--- ABOUT THIS EXERCISE ---
From the records below, count the lines holding the string "Isopod". Only the number is wanted.

--- INPUT MATERIAL ---
::::::

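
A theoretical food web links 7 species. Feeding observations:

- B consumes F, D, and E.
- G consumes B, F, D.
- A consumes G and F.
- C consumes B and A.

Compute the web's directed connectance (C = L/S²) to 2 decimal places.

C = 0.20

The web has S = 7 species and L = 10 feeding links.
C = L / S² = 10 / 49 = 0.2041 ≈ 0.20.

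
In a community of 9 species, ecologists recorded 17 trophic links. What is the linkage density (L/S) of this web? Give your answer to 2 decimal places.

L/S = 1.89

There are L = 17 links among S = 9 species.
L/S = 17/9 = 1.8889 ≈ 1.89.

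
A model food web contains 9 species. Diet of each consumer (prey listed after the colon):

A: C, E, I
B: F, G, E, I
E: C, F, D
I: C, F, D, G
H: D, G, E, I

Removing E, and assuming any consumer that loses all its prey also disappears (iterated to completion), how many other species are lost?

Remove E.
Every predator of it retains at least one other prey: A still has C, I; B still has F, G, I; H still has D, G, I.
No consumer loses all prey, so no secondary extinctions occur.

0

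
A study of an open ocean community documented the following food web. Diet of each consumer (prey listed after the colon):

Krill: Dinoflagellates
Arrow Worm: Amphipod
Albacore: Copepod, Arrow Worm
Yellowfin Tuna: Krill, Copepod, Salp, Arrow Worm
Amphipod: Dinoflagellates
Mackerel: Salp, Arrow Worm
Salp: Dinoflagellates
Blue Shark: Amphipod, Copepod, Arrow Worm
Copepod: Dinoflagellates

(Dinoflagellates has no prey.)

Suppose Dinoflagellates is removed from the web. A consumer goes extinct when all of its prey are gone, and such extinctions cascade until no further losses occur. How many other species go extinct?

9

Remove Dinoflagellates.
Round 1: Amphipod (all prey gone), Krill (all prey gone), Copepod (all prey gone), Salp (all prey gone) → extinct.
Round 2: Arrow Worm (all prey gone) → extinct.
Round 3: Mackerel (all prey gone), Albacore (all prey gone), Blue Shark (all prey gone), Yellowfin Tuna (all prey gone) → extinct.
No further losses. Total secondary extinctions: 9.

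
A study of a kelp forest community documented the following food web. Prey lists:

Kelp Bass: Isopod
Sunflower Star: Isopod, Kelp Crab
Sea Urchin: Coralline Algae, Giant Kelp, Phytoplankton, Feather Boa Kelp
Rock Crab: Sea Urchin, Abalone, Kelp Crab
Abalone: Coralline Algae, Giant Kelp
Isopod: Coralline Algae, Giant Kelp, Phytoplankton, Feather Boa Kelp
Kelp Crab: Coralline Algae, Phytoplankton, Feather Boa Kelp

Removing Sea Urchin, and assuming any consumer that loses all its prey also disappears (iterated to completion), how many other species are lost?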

::::::

--- SOLUTION ---
3